*** Begin section ***

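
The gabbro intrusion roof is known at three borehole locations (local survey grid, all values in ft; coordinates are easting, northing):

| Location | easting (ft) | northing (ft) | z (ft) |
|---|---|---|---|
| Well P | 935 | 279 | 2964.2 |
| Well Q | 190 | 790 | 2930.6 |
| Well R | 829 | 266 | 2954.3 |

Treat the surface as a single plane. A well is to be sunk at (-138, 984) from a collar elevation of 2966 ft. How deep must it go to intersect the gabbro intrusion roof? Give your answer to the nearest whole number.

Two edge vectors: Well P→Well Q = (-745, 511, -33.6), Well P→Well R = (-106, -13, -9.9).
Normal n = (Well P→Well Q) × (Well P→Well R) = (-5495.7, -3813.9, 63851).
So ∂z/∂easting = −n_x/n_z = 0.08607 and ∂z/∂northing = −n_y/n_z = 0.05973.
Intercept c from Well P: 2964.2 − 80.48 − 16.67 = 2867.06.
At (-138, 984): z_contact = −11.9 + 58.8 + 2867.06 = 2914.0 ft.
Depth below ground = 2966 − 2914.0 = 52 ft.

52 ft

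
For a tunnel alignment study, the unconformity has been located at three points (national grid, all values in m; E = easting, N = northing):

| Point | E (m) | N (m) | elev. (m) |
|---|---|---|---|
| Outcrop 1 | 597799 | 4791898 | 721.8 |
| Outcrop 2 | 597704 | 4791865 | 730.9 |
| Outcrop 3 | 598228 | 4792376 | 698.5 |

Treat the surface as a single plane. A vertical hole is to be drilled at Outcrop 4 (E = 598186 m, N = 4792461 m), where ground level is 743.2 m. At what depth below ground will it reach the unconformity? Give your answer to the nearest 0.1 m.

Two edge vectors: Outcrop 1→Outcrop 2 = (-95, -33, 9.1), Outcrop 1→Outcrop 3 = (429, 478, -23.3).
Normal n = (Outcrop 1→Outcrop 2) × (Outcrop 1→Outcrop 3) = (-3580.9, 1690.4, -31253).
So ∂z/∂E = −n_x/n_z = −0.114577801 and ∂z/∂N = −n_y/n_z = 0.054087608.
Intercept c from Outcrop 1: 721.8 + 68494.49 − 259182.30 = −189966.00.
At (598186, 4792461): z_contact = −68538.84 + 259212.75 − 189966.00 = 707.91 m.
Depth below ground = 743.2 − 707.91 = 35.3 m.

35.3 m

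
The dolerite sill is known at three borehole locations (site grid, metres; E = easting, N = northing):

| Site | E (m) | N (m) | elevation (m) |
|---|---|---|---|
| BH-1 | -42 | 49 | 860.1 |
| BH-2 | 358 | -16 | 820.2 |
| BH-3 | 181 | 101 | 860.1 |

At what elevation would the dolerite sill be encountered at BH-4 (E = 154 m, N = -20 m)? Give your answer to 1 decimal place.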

*** End section ***
*** Begin section ***

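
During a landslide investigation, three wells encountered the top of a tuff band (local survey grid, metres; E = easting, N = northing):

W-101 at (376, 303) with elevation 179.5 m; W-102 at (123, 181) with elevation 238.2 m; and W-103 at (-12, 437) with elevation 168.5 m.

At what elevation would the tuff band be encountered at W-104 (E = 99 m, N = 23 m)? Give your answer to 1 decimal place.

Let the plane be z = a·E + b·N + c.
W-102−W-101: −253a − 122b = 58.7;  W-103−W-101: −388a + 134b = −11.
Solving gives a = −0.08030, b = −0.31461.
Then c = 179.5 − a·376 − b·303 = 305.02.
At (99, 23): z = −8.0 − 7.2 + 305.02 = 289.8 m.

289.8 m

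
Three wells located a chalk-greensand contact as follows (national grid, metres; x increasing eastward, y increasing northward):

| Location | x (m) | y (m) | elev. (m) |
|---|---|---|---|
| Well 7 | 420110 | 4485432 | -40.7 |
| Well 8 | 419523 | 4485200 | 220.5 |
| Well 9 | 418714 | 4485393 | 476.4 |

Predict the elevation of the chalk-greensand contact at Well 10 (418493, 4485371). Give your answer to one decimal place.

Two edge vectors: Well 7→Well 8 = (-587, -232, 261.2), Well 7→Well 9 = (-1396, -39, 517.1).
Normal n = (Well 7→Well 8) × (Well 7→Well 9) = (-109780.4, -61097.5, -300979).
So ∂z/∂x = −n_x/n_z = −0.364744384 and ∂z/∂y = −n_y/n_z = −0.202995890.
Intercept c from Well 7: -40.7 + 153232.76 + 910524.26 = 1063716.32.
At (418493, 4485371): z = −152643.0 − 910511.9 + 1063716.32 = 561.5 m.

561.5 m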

*** End section ***

What the answer needs is every line from the data above with "national" in it.

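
For a tunnel alignment study, the unconformity has been located at three points (national grid, all values in m; E = easting, N = northing):
Three wells located a chalk-greensand contact as follows (national grid, metres; x increasing eastward, y increasing northward):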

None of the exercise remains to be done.